_Task directions_: Restate all entries exactly.

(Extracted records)
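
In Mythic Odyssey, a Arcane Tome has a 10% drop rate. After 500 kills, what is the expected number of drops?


Expected drops = kills * (drop_rate / 100)
= 500 * (10 / 100)
= 500 * 0.1
= 50.0

50.0 drops


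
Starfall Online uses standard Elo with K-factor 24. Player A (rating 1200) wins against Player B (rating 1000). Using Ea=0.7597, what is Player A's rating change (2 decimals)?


Elo update: delta = K * (S - Ea), where S = 1 (wins)
S - Ea = 1 - 0.7597 = 0.2403
Rating change = 24 * 0.2403
= 5.77

5.77 rating points


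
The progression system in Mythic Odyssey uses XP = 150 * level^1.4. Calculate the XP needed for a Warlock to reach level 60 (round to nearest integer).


XP = 150 * level^1.4
Substitute level = 60:
XP = 150 * 60^1.4
= 150 * 308.6112
= 46292

46292 XP


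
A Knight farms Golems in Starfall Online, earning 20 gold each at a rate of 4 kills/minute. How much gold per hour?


Gold per minute = 20 * 4 = 80
Gold per hour = 80 * 60 = 4800

4800 gold/hour


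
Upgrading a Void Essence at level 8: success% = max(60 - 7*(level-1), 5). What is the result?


raw_rate = 60 - 7 * (8 - 1)
= 60 - 7 * 7
= 60 - 49
= 11
Apply floor: max(11, 5) = 11%

11%


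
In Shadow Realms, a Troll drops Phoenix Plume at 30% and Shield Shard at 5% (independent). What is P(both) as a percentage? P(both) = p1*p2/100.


For independent events, P(both) = P(A) * P(B)
= 30% * 5%
= 150 / 100 %
= 1.5%

1.5%


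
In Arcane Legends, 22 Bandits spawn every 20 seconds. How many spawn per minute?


Spawns per minute = count * (60 / interval)
= 22 * (60 / 20)
= 22 * 3.0
= 66.0

66.0 per minute


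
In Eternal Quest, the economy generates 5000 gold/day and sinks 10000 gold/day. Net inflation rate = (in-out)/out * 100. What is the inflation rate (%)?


Net gold = 5000 - 10000 = -5000
Inflation rate = net / sunk * 100 = -5000 / 10000 * 100
= -0.5 * 100
= -50.00%

-50.00%


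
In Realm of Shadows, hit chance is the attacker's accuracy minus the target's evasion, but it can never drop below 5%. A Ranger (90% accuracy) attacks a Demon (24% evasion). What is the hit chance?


accuracy - evasion = 90 - 24 = 66
Apply floor: max(66, 5) = 66
Hit chance = 66%

66%


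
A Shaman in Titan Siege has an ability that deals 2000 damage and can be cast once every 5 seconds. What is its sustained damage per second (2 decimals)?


DPS = damage / cooldown
= 2000 / 5
= 400.00

400.00 DPS


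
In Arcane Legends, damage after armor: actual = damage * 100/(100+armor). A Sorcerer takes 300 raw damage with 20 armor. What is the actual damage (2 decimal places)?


actual = 300 * 100 / (100 + 20)
= 300 * 100 / 120
= 30000 / 120
= 250.00

250.00 damage


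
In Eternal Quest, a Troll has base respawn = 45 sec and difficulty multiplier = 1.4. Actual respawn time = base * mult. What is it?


Respawn time = base * multiplier
= 45 * 1.4
= 63.0 seconds

63.0 seconds


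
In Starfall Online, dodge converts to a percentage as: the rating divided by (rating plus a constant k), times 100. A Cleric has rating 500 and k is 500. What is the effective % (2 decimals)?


effective% = rating / (rating + k) * 100
= 500 / (500 + 500) * 100
= 500 / 1000 * 100
= 0.5 * 100
= 50.00%

50.00%


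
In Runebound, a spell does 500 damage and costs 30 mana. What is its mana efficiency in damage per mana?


Efficiency = damage / mana
= 500 / 30
= 16.67

16.67 dmg/mana


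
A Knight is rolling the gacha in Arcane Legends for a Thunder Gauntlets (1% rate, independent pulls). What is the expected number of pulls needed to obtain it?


Expected pulls for a geometric distribution = 1/p = 100 / rate%
= 100 / 1
= 100.0

100.0 pulls


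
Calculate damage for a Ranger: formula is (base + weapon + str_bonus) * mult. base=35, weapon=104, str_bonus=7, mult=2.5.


Sum base + weapon + str = 35 + 104 + 7 = 146
Multiply by 2.5:
146 * 2.5 = 365.0

365.0 damage


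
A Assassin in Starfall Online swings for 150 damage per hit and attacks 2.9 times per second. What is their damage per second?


DPS = damage * attack_speed
= 150 * 2.9
= 435.0

435.0 DPS


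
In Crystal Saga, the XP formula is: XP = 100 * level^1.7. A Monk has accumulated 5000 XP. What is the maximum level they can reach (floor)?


XP = 100 * level^1.7, so level = (XP / 100)^(1/1.7)
= (5000 / 100)^(1/1.7)
= 50.0^0.5882
= 9.9861
Floor: level = 9

level 9


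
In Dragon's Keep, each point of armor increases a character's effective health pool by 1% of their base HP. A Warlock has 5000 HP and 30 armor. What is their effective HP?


EHP = 5000 * (1 + 30/100)
= 5000 * (1 + 0.3)
= 5000 * 1.3
= 6500.0

6500.0 EHP


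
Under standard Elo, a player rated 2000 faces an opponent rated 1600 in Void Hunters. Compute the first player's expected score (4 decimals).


Elo expected score: Ea = 1/(1 + 10^((Rb-Ra)/400))
Rb - Ra = 1600 - 2000 = -400
(Rb-Ra)/400 = -400/400 = -1.0
10^-1.0 = 0.1
Ea = 1/(1 + 0.1) = 1/1.1 = 0.9091

0.9091


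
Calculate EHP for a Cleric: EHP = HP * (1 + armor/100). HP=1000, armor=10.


EHP = 1000 * (1 + 10/100)
= 1000 * (1 + 0.1)
= 1000 * 1.1
= 1100.0

1100.0 EHP


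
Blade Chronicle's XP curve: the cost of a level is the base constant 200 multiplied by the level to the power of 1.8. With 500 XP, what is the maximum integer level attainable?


XP = 200 * level^1.8, so level = (XP / 200)^(1/1.8)
= (500 / 200)^(1/1.8)
= 2.5^0.5556
= 1.6637
Floor: level = 1

level 1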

_Exercise result_:
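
In Mythic Odyssey, a Arcane Tome has a 10% drop rate. After 500 kills, what is the expected number of drops?


Expected drops = kills * (drop_rate / 100)
= 500 * (10 / 100)
= 500 * 0.1
= 50.0

50.0 drops


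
Starfall Online uses standard Elo with K-factor 24. Player A (rating 1200) wins against Player B (rating 1000). Using Ea=0.7597, what is Player A's rating change (2 decimals)?


Elo update: delta = K * (S - Ea), where S = 1 (wins)
S - Ea = 1 - 0.7597 = 0.2403
Rating change = 24 * 0.2403
= 5.77

5.77 rating points


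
The progression system in Mythic Odyssey uses XP = 150 * level^1.4. Calculate the XP needed for a Warlock to reach level 60 (round to nearest integer).


XP = 150 * level^1.4
Substitute level = 60:
XP = 150 * 60^1.4
= 150 * 308.6112
= 46292

46292 XP


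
A Knight farms Golems in Starfall Online, earning 20 gold each at a rate of 4 kills/minute. How much gold per hour?


Gold per minute = 20 * 4 = 80
Gold per hour = 80 * 60 = 4800

4800 gold/hour


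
Upgrading a Void Essence at level 8: success% = max(60 - 7*(level-1), 5). What is the result?


raw_rate = 60 - 7 * (8 - 1)
= 60 - 7 * 7
= 60 - 49
= 11
Apply floor: max(11, 5) = 11%

11%


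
In Shadow Realms, a Troll drops Phoenix Plume at 30% and Shield Shard at 5% (independent). What is P(both) as a percentage? P(both) = p1*p2/100.


For independent events, P(both) = P(A) * P(B)
= 30% * 5%
= 150 / 100 %
= 1.5%

1.5%


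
In Arcane Legends, 22 Bandits spawn every 20 seconds. How many spawn per minute?


Spawns per minute = count * (60 / interval)
= 22 * (60 / 20)
= 22 * 3.0
= 66.0

66.0 per minute


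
In Eternal Quest, the economy generates 5000 gold/day and sinks 10000 gold/day. Net inflation rate = (in-out)/out * 100. What is the inflation rate (%)?


Net gold = 5000 - 10000 = -5000
Inflation rate = net / sunk * 100 = -5000 / 10000 * 100
= -0.5 * 100
= -50.00%

-50.00%


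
In Realm of Shadows, hit chance is the attacker's accuracy minus the target's evasion, but it can never drop below 5%. A Ranger (90% accuracy) attacks a Demon (24% evasion). What is the hit chance?


accuracy - evasion = 90 - 24 = 66
Apply floor: max(66, 5) = 66
Hit chance = 66%

66%


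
A Shaman in Titan Siege has an ability that deals 2000 damage and can be cast once every 5 seconds. What is its sustained damage per second (2 decimals)?


DPS = damage / cooldown
= 2000 / 5
= 400.00

400.00 DPS


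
In Arcane Legends, damage after armor: actual = damage * 100/(100+armor). A Sorcerer takes 300 raw damage with 20 armor. What is the actual damage (2 decimal places)?


actual = 300 * 100 / (100 + 20)
= 300 * 100 / 120
= 30000 / 120
= 250.00

250.00 damage


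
In Eternal Quest, a Troll has base respawn = 45 sec and difficulty multiplier = 1.4. Actual respawn time = base * mult. What is it?


Respawn time = base * multiplier
= 45 * 1.4
= 63.0 seconds

63.0 seconds


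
In Starfall Online, dodge converts to a percentage as: the rating divided by (rating plus a constant k), times 100. A Cleric has rating 500 and k is 500. What is the effective % (2 decimals)?


effective% = rating / (rating + k) * 100
= 500 / (500 + 500) * 100
= 500 / 1000 * 100
= 0.5 * 100
= 50.00%

50.00%


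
In Runebound, a spell does 500 damage and costs 30 mana. What is its mana efficiency in damage per mana?


Efficiency = damage / mana
= 500 / 30
= 16.67

16.67 dmg/mana


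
A Knight is rolling the gacha in Arcane Legends for a Thunder Gauntlets (1% rate, independent pulls). What is the expected number of pulls needed to obtain it?


Expected pulls for a geometric distribution = 1/p = 100 / rate%
= 100 / 1
= 100.0

100.0 pulls


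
Calculate damage for a Ranger: formula is (base + weapon + str_bonus) * mult. base=35, weapon=104, str_bonus=7, mult=2.5.


Sum base + weapon + str = 35 + 104 + 7 = 146
Multiply by 2.5:
146 * 2.5 = 365.0

365.0 damage


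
A Assassin in Starfall Online swings for 150 damage per hit and attacks 2.9 times per second. What is their damage per second?


DPS = damage * attack_speed
= 150 * 2.9
= 435.0

435.0 DPS


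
In Crystal Saga, the XP formula is: XP = 100 * level^1.7. A Monk has accumulated 5000 XP. What is the maximum level they can reach (floor)?


XP = 100 * level^1.7, so level = (XP / 100)^(1/1.7)
= (5000 / 100)^(1/1.7)
= 50.0^0.5882
= 9.9861
Floor: level = 9

level 9


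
In Dragon's Keep, each point of armor increases a character's effective health pool by 1% of their base HP. A Warlock has 5000 HP and 30 armor. What is their effective HP?


EHP = 5000 * (1 + 30/100)
= 5000 * (1 + 0.3)
= 5000 * 1.3
= 6500.0

6500.0 EHP


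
Under standard Elo, a player rated 2000 faces an opponent rated 1600 in Void Hunters. Compute the first player's expected score (4 decimals).


Elo expected score: Ea = 1/(1 + 10^((Rb-Ra)/400))
Rb - Ra = 1600 - 2000 = -400
(Rb-Ra)/400 = -400/400 = -1.0
10^-1.0 = 0.1
Ea = 1/(1 + 0.1) = 1/1.1 = 0.9091

0.9091


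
Calculate EHP for a Cleric: EHP = HP * (1 + armor/100). HP=1000, armor=10.


EHP = 1000 * (1 + 10/100)
= 1000 * (1 + 0.1)
= 1000 * 1.1
= 1100.0

1100.0 EHP


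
Blade Chronicle's XP curve: the cost of a level is the base constant 200 multiplied by the level to the power of 1.8. With 500 XP, what is the maximum integer level attainable?


XP = 200 * level^1.8, so level = (XP / 200)^(1/1.8)
= (500 / 200)^(1/1.8)
= 2.5^0.5556
= 1.6637
Floor: level = 1

level 1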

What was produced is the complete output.